Given data

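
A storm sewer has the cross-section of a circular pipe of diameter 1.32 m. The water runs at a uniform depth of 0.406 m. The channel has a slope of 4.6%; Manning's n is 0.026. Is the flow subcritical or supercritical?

For a circular section of diameter D = 1.32 m at depth y = 0.406 m, the central angle is θ = 2 arccos(1 − 2y/D) = 2.352 rad. Then A = (D²/8)(θ − sin θ) = 0.3574 m² and P = Dθ/2 = 1.552 m.
Hydraulic radius R = A/P = 0.3574/1.552 = 0.2303 m.
V = (1/n) R^(2/3) √S = (1/0.026) × 0.2303^(2/3) × √0.046 = 3.099 m/s. Hydraulic depth D_h = A/T = 0.3574/1.218 = 0.2934 m.
Froude number Fr = V/√(g·D_h) = 3.099/√(9.81×0.2934) = 1.83, which is greater than 1, so the flow is supercritical.

supercritical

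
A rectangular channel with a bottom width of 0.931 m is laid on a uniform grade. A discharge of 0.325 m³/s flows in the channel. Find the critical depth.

For a rectangular channel, critical depth y_c = (q²/g)^(1/3) where q = Q/b = 0.325/0.931 = 0.3491 m²/s.
So y_c = (0.3491²/9.81)^(1/3) = 0.232 m.

y_c = 0.232 m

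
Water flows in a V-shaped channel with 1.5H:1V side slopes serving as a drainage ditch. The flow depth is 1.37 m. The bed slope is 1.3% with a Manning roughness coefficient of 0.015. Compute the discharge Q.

Q = 14.7 m³/s

For a triangular section with side slope z = 1.5: A = zy² = 1.5×1.37² = 2.815 m²; P = 2y√(1+z²) = 2×1.37×1.803 = 4.94 m.
Hydraulic radius R = A/P = 2.815/4.94 = 0.57 m.
Manning's equation: Q = (1/n) A R^(2/3) S^(1/2) = (1/0.015) × 2.815 × 0.57^(2/3) × 0.013^(1/2) = 14.7 m³/s.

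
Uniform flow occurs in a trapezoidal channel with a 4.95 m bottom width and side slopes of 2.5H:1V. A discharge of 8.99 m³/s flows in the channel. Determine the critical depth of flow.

y_c = 0.622 m

At critical depth, Q² T / (g A³) = 1, i.e. A³/T = Q²/g = 8.99²/9.81 = 8.239.
At y = 0.673 m: A³/T = 10.7 — high.
At y = 0.548 m: A³/T = 5.402 — low.
At y = 0.622 m: A³/T = 8.218 — ≈ 8.239.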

To do
Exactness is what counts here: write out every record again.

Answer section
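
A storm sewer has the cross-section of a circular pipe of diameter 1.32 m. The water runs at a uniform depth of 0.406 m. The channel has a slope of 4.6%; Manning's n is 0.026. Is the flow subcritical or supercritical?

For a circular section of diameter D = 1.32 m at depth y = 0.406 m, the central angle is θ = 2 arccos(1 − 2y/D) = 2.352 rad. Then A = (D²/8)(θ − sin θ) = 0.3574 m² and P = Dθ/2 = 1.552 m.
Hydraulic radius R = A/P = 0.3574/1.552 = 0.2303 m.
V = (1/n) R^(2/3) √S = (1/0.026) × 0.2303^(2/3) × √0.046 = 3.099 m/s. Hydraulic depth D_h = A/T = 0.3574/1.218 = 0.2934 m.
Froude number Fr = V/√(g·D_h) = 3.099/√(9.81×0.2934) = 1.83, which is greater than 1, so the flow is supercritical.

supercritical

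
A rectangular channel with a bottom width of 0.931 m is laid on a uniform grade. A discharge of 0.325 m³/s flows in the channel. Find the critical depth.

For a rectangular channel, critical depth y_c = (q²/g)^(1/3) where q = Q/b = 0.325/0.931 = 0.3491 m²/s.
So y_c = (0.3491²/9.81)^(1/3) = 0.232 m.

y_c = 0.232 m

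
Water flows in a V-shaped channel with 1.5H:1V side slopes serving as a drainage ditch. The flow depth is 1.37 m. The bed slope is 1.3% with a Manning roughness coefficient of 0.015. Compute the discharge Q.

Q = 14.7 m³/s

For a triangular section with side slope z = 1.5: A = zy² = 1.5×1.37² = 2.815 m²; P = 2y√(1+z²) = 2×1.37×1.803 = 4.94 m.
Hydraulic radius R = A/P = 2.815/4.94 = 0.57 m.
Manning's equation: Q = (1/n) A R^(2/3) S^(1/2) = (1/0.015) × 2.815 × 0.57^(2/3) × 0.013^(1/2) = 14.7 m³/s.

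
Uniform flow occurs in a trapezoidal channel with a 4.95 m bottom width and side slopes of 2.5H:1V. A discharge of 8.99 m³/s flows in the channel. Determine the critical depth of flow.

y_c = 0.622 m

At critical depth, Q² T / (g A³) = 1, i.e. A³/T = Q²/g = 8.99²/9.81 = 8.239.
At y = 0.673 m: A³/T = 10.7 — high.
At y = 0.548 m: A³/T = 5.402 — low.
At y = 0.622 m: A³/T = 8.218 — ≈ 8.239.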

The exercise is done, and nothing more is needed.